## Work task
Go through the listing and write out all of it exactly.
:: Records to use
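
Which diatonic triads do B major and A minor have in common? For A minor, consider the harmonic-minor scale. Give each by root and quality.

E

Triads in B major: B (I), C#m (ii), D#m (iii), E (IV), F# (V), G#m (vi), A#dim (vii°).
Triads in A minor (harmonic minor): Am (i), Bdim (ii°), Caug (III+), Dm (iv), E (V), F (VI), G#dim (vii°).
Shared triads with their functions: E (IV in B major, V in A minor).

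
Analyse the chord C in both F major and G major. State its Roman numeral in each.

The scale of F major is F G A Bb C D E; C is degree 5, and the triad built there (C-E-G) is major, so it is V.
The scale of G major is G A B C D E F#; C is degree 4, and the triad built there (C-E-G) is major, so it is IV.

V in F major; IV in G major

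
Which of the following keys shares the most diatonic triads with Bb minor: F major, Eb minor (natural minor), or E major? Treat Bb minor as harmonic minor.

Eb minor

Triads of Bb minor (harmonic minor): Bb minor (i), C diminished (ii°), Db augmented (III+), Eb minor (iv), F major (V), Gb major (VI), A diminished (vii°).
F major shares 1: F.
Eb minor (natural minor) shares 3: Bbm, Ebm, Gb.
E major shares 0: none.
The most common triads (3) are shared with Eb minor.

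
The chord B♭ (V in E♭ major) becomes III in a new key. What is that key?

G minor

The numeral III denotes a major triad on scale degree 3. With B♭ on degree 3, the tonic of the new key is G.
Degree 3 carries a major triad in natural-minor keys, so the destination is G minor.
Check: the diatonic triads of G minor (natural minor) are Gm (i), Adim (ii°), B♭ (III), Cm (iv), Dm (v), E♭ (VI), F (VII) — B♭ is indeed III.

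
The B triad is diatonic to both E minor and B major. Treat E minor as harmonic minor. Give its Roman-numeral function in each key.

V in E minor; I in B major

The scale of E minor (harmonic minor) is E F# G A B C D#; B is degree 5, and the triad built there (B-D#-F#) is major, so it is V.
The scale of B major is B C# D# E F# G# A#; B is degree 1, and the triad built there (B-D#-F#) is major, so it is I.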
::::
## Completed exercise
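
Which diatonic triads do B major and A minor have in common? For A minor, consider the harmonic-minor scale. Give each by root and quality.

E

Triads in B major: B (I), C#m (ii), D#m (iii), E (IV), F# (V), G#m (vi), A#dim (vii°).
Triads in A minor (harmonic minor): Am (i), Bdim (ii°), Caug (III+), Dm (iv), E (V), F (VI), G#dim (vii°).
Shared triads with their functions: E (IV in B major, V in A minor).

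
Analyse the chord C in both F major and G major. State its Roman numeral in each.

The scale of F major is F G A Bb C D E; C is degree 5, and the triad built there (C-E-G) is major, so it is V.
The scale of G major is G A B C D E F#; C is degree 4, and the triad built there (C-E-G) is major, so it is IV.

V in F major; IV in G major

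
Which of the following keys shares the most diatonic triads with Bb minor: F major, Eb minor (natural minor), or E major? Treat Bb minor as harmonic minor.

Eb minor

Triads of Bb minor (harmonic minor): Bb minor (i), C diminished (ii°), Db augmented (III+), Eb minor (iv), F major (V), Gb major (VI), A diminished (vii°).
F major shares 1: F.
Eb minor (natural minor) shares 3: Bbm, Ebm, Gb.
E major shares 0: none.
The most common triads (3) are shared with Eb minor.

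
The chord B♭ (V in E♭ major) becomes III in a new key. What is that key?

G minor

The numeral III denotes a major triad on scale degree 3. With B♭ on degree 3, the tonic of the new key is G.
Degree 3 carries a major triad in natural-minor keys, so the destination is G minor.
Check: the diatonic triads of G minor (natural minor) are Gm (i), Adim (ii°), B♭ (III), Cm (iv), Dm (v), E♭ (VI), F (VII) — B♭ is indeed III.

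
The B triad is diatonic to both E minor and B major. Treat E minor as harmonic minor. Give its Roman-numeral function in each key.

V in E minor; I in B major

The scale of E minor (harmonic minor) is E F# G A B C D#; B is degree 5, and the triad built there (B-D#-F#) is major, so it is V.
The scale of B major is B C# D# E F# G# A#; B is degree 1, and the triad built there (B-D#-F#) is major, so it is I.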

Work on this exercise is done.